Problem description -
What is needed is a word-for-word transcription of every record below.

Data section -
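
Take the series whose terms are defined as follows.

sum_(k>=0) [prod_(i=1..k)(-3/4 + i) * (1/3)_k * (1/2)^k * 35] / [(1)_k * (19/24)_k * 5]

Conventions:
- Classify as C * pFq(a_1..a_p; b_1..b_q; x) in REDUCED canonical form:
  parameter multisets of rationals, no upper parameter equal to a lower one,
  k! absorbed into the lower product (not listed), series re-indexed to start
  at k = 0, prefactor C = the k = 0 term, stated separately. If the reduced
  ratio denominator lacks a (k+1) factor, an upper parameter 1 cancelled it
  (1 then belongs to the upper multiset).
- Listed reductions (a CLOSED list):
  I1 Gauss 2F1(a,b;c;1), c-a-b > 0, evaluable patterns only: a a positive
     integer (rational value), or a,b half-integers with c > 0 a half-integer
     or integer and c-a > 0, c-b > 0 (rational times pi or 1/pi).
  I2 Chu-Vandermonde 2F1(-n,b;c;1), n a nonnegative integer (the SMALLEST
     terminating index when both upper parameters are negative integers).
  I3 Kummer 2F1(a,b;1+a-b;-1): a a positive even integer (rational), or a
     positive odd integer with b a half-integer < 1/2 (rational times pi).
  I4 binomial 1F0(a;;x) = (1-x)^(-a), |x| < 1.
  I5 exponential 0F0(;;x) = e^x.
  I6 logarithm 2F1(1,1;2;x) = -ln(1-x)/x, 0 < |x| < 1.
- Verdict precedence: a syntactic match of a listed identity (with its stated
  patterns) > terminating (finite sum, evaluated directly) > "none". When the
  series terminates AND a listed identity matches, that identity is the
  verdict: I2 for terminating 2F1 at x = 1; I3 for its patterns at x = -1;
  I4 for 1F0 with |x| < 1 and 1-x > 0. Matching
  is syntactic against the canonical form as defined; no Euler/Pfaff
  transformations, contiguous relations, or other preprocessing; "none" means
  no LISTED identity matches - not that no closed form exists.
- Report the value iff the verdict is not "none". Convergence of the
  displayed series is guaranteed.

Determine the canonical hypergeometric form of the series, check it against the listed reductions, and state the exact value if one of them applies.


Prefactor 7, argument 1/2: 2F1 with upper {1/4, 1/3} over lower {19/24}. Verdict: none here - no I1-I6 shape fits x = 1/2 with lower {19/24}.

Key observation: with t_0 = 7, (1)_k (C = 7, x = 1/2) is k! itself.
Consecutive-term ratio: r(k) = (1/2) * (k+1/4) (k+1/3) / [(k+19/24) (k+1)] - rational in k, leading ratio (1/2); with t_0 = 7, classification follows.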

Solution -
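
Take the series whose terms are defined as follows.

sum_(k>=0) [prod_(i=1..k)(-3/4 + i) * (1/3)_k * (1/2)^k * 35] / [(1)_k * (19/24)_k * 5]

Conventions:
- Classify as C * pFq(a_1..a_p; b_1..b_q; x) in REDUCED canonical form:
  parameter multisets of rationals, no upper parameter equal to a lower one,
  k! absorbed into the lower product (not listed), series re-indexed to start
  at k = 0, prefactor C = the k = 0 term, stated separately. If the reduced
  ratio denominator lacks a (k+1) factor, an upper parameter 1 cancelled it
  (1 then belongs to the upper multiset).
- Listed reductions (a CLOSED list):
  I1 Gauss 2F1(a,b;c;1), c-a-b > 0, evaluable patterns only: a a positive
     integer (rational value), or a,b half-integers with c > 0 a half-integer
     or integer and c-a > 0, c-b > 0 (rational times pi or 1/pi).
  I2 Chu-Vandermonde 2F1(-n,b;c;1), n a nonnegative integer (the SMALLEST
     terminating index when both upper parameters are negative integers).
  I3 Kummer 2F1(a,b;1+a-b;-1): a a positive even integer (rational), or a
     positive odd integer with b a half-integer < 1/2 (rational times pi).
  I4 binomial 1F0(a;;x) = (1-x)^(-a), |x| < 1.
  I5 exponential 0F0(;;x) = e^x.
  I6 logarithm 2F1(1,1;2;x) = -ln(1-x)/x, 0 < |x| < 1.
- Verdict precedence: a syntactic match of a listed identity (with its stated
  patterns) > terminating (finite sum, evaluated directly) > "none". When the
  series terminates AND a listed identity matches, that identity is the
  verdict: I2 for terminating 2F1 at x = 1; I3 for its patterns at x = -1;
  I4 for 1F0 with |x| < 1 and 1-x > 0. Matching
  is syntactic against the canonical form as defined; no Euler/Pfaff
  transformations, contiguous relations, or other preprocessing; "none" means
  no LISTED identity matches - not that no closed form exists.
- Report the value iff the verdict is not "none". Convergence of the
  displayed series is guaranteed.

Determine the canonical hypergeometric form of the series, check it against the listed reductions, and state the exact value if one of them applies.


Prefactor 7, argument 1/2: 2F1 with upper {1/4, 1/3} over lower {19/24}. Verdict: none here - no I1-I6 shape fits x = 1/2 with lower {19/24}.

Key observation: with t_0 = 7, (1)_k (C = 7, x = 1/2) is k! itself.
Consecutive-term ratio: r(k) = (1/2) * (k+1/4) (k+1/3) / [(k+19/24) (k+1)] - rational in k, leading ratio (1/2); with t_0 = 7, classification follows.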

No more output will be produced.